Start of RECORDS PROVIDED

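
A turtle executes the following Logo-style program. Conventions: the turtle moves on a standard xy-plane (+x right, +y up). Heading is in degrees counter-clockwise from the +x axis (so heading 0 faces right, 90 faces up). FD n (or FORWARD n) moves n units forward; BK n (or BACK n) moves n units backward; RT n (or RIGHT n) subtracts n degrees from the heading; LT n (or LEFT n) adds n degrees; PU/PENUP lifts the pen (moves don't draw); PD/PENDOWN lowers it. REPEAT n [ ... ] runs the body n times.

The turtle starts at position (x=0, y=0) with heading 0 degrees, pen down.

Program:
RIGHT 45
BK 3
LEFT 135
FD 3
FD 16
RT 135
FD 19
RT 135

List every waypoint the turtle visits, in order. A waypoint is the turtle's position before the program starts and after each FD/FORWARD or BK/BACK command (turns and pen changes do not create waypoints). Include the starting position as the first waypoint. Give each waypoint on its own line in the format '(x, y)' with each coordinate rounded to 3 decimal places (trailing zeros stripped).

Executing turtle program step by step:
Start: pos=(0,0), heading=0, pen down
RT 45: heading 0 -> 315
BK 3: (0,0) -> (-2.121,2.121) [heading=315, draw]
LT 135: heading 315 -> 90
FD 3: (-2.121,2.121) -> (-2.121,5.121) [heading=90, draw]
FD 16: (-2.121,5.121) -> (-2.121,21.121) [heading=90, draw]
RT 135: heading 90 -> 315
FD 19: (-2.121,21.121) -> (11.314,7.686) [heading=315, draw]
RT 135: heading 315 -> 180
Final: pos=(11.314,7.686), heading=180, 4 segment(s) drawn
Waypoints (5 total):
(0, 0)
(-2.121, 2.121)
(-2.121, 5.121)
(-2.121, 21.121)
(11.314, 7.686)

Answer: (0, 0)
(-2.121, 2.121)
(-2.121, 5.121)
(-2.121, 21.121)
(11.314, 7.686)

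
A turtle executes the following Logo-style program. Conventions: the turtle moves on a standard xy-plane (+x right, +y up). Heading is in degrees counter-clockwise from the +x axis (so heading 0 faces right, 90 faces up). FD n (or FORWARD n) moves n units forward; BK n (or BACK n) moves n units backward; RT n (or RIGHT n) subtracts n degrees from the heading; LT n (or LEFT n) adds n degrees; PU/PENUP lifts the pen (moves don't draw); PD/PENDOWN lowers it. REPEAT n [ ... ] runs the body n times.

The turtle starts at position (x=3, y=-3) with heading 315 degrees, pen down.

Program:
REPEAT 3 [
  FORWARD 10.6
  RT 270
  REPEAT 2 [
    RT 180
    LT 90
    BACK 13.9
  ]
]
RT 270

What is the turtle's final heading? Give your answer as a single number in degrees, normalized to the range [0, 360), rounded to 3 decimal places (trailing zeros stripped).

Answer: 135

Derivation:
Executing turtle program step by step:
Start: pos=(3,-3), heading=315, pen down
REPEAT 3 [
  -- iteration 1/3 --
  FD 10.6: (3,-3) -> (10.495,-10.495) [heading=315, draw]
  RT 270: heading 315 -> 45
  REPEAT 2 [
    -- iteration 1/2 --
    RT 180: heading 45 -> 225
    LT 90: heading 225 -> 315
    BK 13.9: (10.495,-10.495) -> (0.667,-0.667) [heading=315, draw]
    -- iteration 2/2 --
    RT 180: heading 315 -> 135
    LT 90: heading 135 -> 225
    BK 13.9: (0.667,-0.667) -> (10.495,9.162) [heading=225, draw]
  ]
  -- iteration 2/3 --
  FD 10.6: (10.495,9.162) -> (3,1.667) [heading=225, draw]
  RT 270: heading 225 -> 315
  REPEAT 2 [
    -- iteration 1/2 --
    RT 180: heading 315 -> 135
    LT 90: heading 135 -> 225
    BK 13.9: (3,1.667) -> (12.829,11.496) [heading=225, draw]
    -- iteration 2/2 --
    RT 180: heading 225 -> 45
    LT 90: heading 45 -> 135
    BK 13.9: (12.829,11.496) -> (22.658,1.667) [heading=135, draw]
  ]
  -- iteration 3/3 --
  FD 10.6: (22.658,1.667) -> (15.162,9.162) [heading=135, draw]
  RT 270: heading 135 -> 225
  REPEAT 2 [
    -- iteration 1/2 --
    RT 180: heading 225 -> 45
    LT 90: heading 45 -> 135
    BK 13.9: (15.162,9.162) -> (24.991,-0.667) [heading=135, draw]
    -- iteration 2/2 --
    RT 180: heading 135 -> 315
    LT 90: heading 315 -> 45
    BK 13.9: (24.991,-0.667) -> (15.162,-10.495) [heading=45, draw]
  ]
]
RT 270: heading 45 -> 135
Final: pos=(15.162,-10.495), heading=135, 9 segment(s) drawn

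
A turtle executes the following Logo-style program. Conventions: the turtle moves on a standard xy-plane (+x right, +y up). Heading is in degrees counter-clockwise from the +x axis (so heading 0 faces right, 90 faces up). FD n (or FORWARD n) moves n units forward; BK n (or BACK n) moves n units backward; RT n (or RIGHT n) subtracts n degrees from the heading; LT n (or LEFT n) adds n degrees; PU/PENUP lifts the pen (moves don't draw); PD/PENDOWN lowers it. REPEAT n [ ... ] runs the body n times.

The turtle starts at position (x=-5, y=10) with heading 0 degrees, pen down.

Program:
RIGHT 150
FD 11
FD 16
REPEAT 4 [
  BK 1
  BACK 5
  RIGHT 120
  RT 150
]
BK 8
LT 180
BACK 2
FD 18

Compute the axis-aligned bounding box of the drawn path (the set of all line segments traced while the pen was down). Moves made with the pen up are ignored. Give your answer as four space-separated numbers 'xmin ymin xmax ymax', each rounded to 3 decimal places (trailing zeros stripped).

Executing turtle program step by step:
Start: pos=(-5,10), heading=0, pen down
RT 150: heading 0 -> 210
FD 11: (-5,10) -> (-14.526,4.5) [heading=210, draw]
FD 16: (-14.526,4.5) -> (-28.383,-3.5) [heading=210, draw]
REPEAT 4 [
  -- iteration 1/4 --
  BK 1: (-28.383,-3.5) -> (-27.517,-3) [heading=210, draw]
  BK 5: (-27.517,-3) -> (-23.187,-0.5) [heading=210, draw]
  RT 120: heading 210 -> 90
  RT 150: heading 90 -> 300
  -- iteration 2/4 --
  BK 1: (-23.187,-0.5) -> (-23.687,0.366) [heading=300, draw]
  BK 5: (-23.687,0.366) -> (-26.187,4.696) [heading=300, draw]
  RT 120: heading 300 -> 180
  RT 150: heading 180 -> 30
  -- iteration 3/4 --
  BK 1: (-26.187,4.696) -> (-27.053,4.196) [heading=30, draw]
  BK 5: (-27.053,4.196) -> (-31.383,1.696) [heading=30, draw]
  RT 120: heading 30 -> 270
  RT 150: heading 270 -> 120
  -- iteration 4/4 --
  BK 1: (-31.383,1.696) -> (-30.883,0.83) [heading=120, draw]
  BK 5: (-30.883,0.83) -> (-28.383,-3.5) [heading=120, draw]
  RT 120: heading 120 -> 0
  RT 150: heading 0 -> 210
]
BK 8: (-28.383,-3.5) -> (-21.454,0.5) [heading=210, draw]
LT 180: heading 210 -> 30
BK 2: (-21.454,0.5) -> (-23.187,-0.5) [heading=30, draw]
FD 18: (-23.187,-0.5) -> (-7.598,8.5) [heading=30, draw]
Final: pos=(-7.598,8.5), heading=30, 13 segment(s) drawn

Segment endpoints: x in {-31.383, -30.883, -28.383, -28.383, -27.517, -27.053, -26.187, -23.687, -23.187, -23.187, -21.454, -14.526, -7.598, -5}, y in {-3.5, -3.5, -3, -0.5, -0.5, 0.366, 0.5, 0.83, 1.696, 4.196, 4.5, 4.696, 8.5, 10}
xmin=-31.383, ymin=-3.5, xmax=-5, ymax=10

Answer: -31.383 -3.5 -5 10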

End of RECORDS PROVIDED

● WHAT TO DO
Each line of the data should be given back exactly.

● RESULT
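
A turtle executes the following Logo-style program. Conventions: the turtle moves on a standard xy-plane (+x right, +y up). Heading is in degrees counter-clockwise from the +x axis (so heading 0 faces right, 90 faces up). FD n (or FORWARD n) moves n units forward; BK n (or BACK n) moves n units backward; RT n (or RIGHT n) subtracts n degrees from the heading; LT n (or LEFT n) adds n degrees; PU/PENUP lifts the pen (moves don't draw); PD/PENDOWN lowers it. REPEAT n [ ... ] runs the body n times.

The turtle starts at position (x=0, y=0) with heading 0 degrees, pen down.

Program:
RIGHT 45
BK 3
LEFT 135
FD 3
FD 16
RT 135
FD 19
RT 135

List every waypoint the turtle visits, in order. A waypoint is the turtle's position before the program starts and after each FD/FORWARD or BK/BACK command (turns and pen changes do not create waypoints). Include the starting position as the first waypoint. Give each waypoint on its own line in the format '(x, y)' with each coordinate rounded to 3 decimal places (trailing zeros stripped).

Executing turtle program step by step:
Start: pos=(0,0), heading=0, pen down
RT 45: heading 0 -> 315
BK 3: (0,0) -> (-2.121,2.121) [heading=315, draw]
LT 135: heading 315 -> 90
FD 3: (-2.121,2.121) -> (-2.121,5.121) [heading=90, draw]
FD 16: (-2.121,5.121) -> (-2.121,21.121) [heading=90, draw]
RT 135: heading 90 -> 315
FD 19: (-2.121,21.121) -> (11.314,7.686) [heading=315, draw]
RT 135: heading 315 -> 180
Final: pos=(11.314,7.686), heading=180, 4 segment(s) drawn
Waypoints (5 total):
(0, 0)
(-2.121, 2.121)
(-2.121, 5.121)
(-2.121, 21.121)
(11.314, 7.686)

Answer: (0, 0)
(-2.121, 2.121)
(-2.121, 5.121)
(-2.121, 21.121)
(11.314, 7.686)

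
A turtle executes the following Logo-style program. Conventions: the turtle moves on a standard xy-plane (+x right, +y up). Heading is in degrees counter-clockwise from the +x axis (so heading 0 faces right, 90 faces up). FD n (or FORWARD n) moves n units forward; BK n (or BACK n) moves n units backward; RT n (or RIGHT n) subtracts n degrees from the heading; LT n (or LEFT n) adds n degrees; PU/PENUP lifts the pen (moves don't draw); PD/PENDOWN lowers it. REPEAT n [ ... ] runs the body n times.

The turtle starts at position (x=3, y=-3) with heading 315 degrees, pen down.

Program:
REPEAT 3 [
  FORWARD 10.6
  RT 270
  REPEAT 2 [
    RT 180
    LT 90
    BACK 13.9
  ]
]
RT 270

What is the turtle's final heading? Give your answer as a single number in degrees, normalized to the range [0, 360), rounded to 3 decimal places (trailing zeros stripped).

Answer: 135

Derivation:
Executing turtle program step by step:
Start: pos=(3,-3), heading=315, pen down
REPEAT 3 [
  -- iteration 1/3 --
  FD 10.6: (3,-3) -> (10.495,-10.495) [heading=315, draw]
  RT 270: heading 315 -> 45
  REPEAT 2 [
    -- iteration 1/2 --
    RT 180: heading 45 -> 225
    LT 90: heading 225 -> 315
    BK 13.9: (10.495,-10.495) -> (0.667,-0.667) [heading=315, draw]
    -- iteration 2/2 --
    RT 180: heading 315 -> 135
    LT 90: heading 135 -> 225
    BK 13.9: (0.667,-0.667) -> (10.495,9.162) [heading=225, draw]
  ]
  -- iteration 2/3 --
  FD 10.6: (10.495,9.162) -> (3,1.667) [heading=225, draw]
  RT 270: heading 225 -> 315
  REPEAT 2 [
    -- iteration 1/2 --
    RT 180: heading 315 -> 135
    LT 90: heading 135 -> 225
    BK 13.9: (3,1.667) -> (12.829,11.496) [heading=225, draw]
    -- iteration 2/2 --
    RT 180: heading 225 -> 45
    LT 90: heading 45 -> 135
    BK 13.9: (12.829,11.496) -> (22.658,1.667) [heading=135, draw]
  ]
  -- iteration 3/3 --
  FD 10.6: (22.658,1.667) -> (15.162,9.162) [heading=135, draw]
  RT 270: heading 135 -> 225
  REPEAT 2 [
    -- iteration 1/2 --
    RT 180: heading 225 -> 45
    LT 90: heading 45 -> 135
    BK 13.9: (15.162,9.162) -> (24.991,-0.667) [heading=135, draw]
    -- iteration 2/2 --
    RT 180: heading 135 -> 315
    LT 90: heading 315 -> 45
    BK 13.9: (24.991,-0.667) -> (15.162,-10.495) [heading=45, draw]
  ]
]
RT 270: heading 45 -> 135
Final: pos=(15.162,-10.495), heading=135, 9 segment(s) drawn

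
A turtle executes the following Logo-style program. Conventions: the turtle moves on a standard xy-plane (+x right, +y up). Heading is in degrees counter-clockwise from the +x axis (so heading 0 faces right, 90 faces up). FD n (or FORWARD n) moves n units forward; BK n (or BACK n) moves n units backward; RT n (or RIGHT n) subtracts n degrees from the heading; LT n (or LEFT n) adds n degrees; PU/PENUP lifts the pen (moves don't draw); PD/PENDOWN lowers it. REPEAT n [ ... ] runs the body n times.

The turtle starts at position (x=-5, y=10) with heading 0 degrees, pen down.

Program:
RIGHT 150
FD 11
FD 16
REPEAT 4 [
  BK 1
  BACK 5
  RIGHT 120
  RT 150
]
BK 8
LT 180
BACK 2
FD 18

Compute the axis-aligned bounding box of the drawn path (the set of all line segments traced while the pen was down). Moves made with the pen up are ignored. Give your answer as four space-separated numbers 'xmin ymin xmax ymax', each rounded to 3 decimal places (trailing zeros stripped).

Executing turtle program step by step:
Start: pos=(-5,10), heading=0, pen down
RT 150: heading 0 -> 210
FD 11: (-5,10) -> (-14.526,4.5) [heading=210, draw]
FD 16: (-14.526,4.5) -> (-28.383,-3.5) [heading=210, draw]
REPEAT 4 [
  -- iteration 1/4 --
  BK 1: (-28.383,-3.5) -> (-27.517,-3) [heading=210, draw]
  BK 5: (-27.517,-3) -> (-23.187,-0.5) [heading=210, draw]
  RT 120: heading 210 -> 90
  RT 150: heading 90 -> 300
  -- iteration 2/4 --
  BK 1: (-23.187,-0.5) -> (-23.687,0.366) [heading=300, draw]
  BK 5: (-23.687,0.366) -> (-26.187,4.696) [heading=300, draw]
  RT 120: heading 300 -> 180
  RT 150: heading 180 -> 30
  -- iteration 3/4 --
  BK 1: (-26.187,4.696) -> (-27.053,4.196) [heading=30, draw]
  BK 5: (-27.053,4.196) -> (-31.383,1.696) [heading=30, draw]
  RT 120: heading 30 -> 270
  RT 150: heading 270 -> 120
  -- iteration 4/4 --
  BK 1: (-31.383,1.696) -> (-30.883,0.83) [heading=120, draw]
  BK 5: (-30.883,0.83) -> (-28.383,-3.5) [heading=120, draw]
  RT 120: heading 120 -> 0
  RT 150: heading 0 -> 210
]
BK 8: (-28.383,-3.5) -> (-21.454,0.5) [heading=210, draw]
LT 180: heading 210 -> 30
BK 2: (-21.454,0.5) -> (-23.187,-0.5) [heading=30, draw]
FD 18: (-23.187,-0.5) -> (-7.598,8.5) [heading=30, draw]
Final: pos=(-7.598,8.5), heading=30, 13 segment(s) drawn

Segment endpoints: x in {-31.383, -30.883, -28.383, -28.383, -27.517, -27.053, -26.187, -23.687, -23.187, -23.187, -21.454, -14.526, -7.598, -5}, y in {-3.5, -3.5, -3, -0.5, -0.5, 0.366, 0.5, 0.83, 1.696, 4.196, 4.5, 4.696, 8.5, 10}
xmin=-31.383, ymin=-3.5, xmax=-5, ymax=10

Answer: -31.383 -3.5 -5 10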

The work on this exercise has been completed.